> [Your assignment]: Retype precisely the section of the data that starts at the line containing "Elsewhere, each phoneme surfaces unchanged." and runs to its final line, ends included.

[[ Records to use open ]]

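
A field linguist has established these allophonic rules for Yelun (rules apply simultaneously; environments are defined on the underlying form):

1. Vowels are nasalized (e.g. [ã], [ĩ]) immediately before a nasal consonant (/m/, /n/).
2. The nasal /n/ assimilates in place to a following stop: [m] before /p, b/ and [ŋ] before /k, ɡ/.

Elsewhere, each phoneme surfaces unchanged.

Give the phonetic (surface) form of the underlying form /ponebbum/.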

[[ Records to use closed ]]

> [Result of the exercise]:
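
Elsewhere, each phoneme surfaces unchanged.

Give the phonetic (surface) form of the underlying form /ponebbum/.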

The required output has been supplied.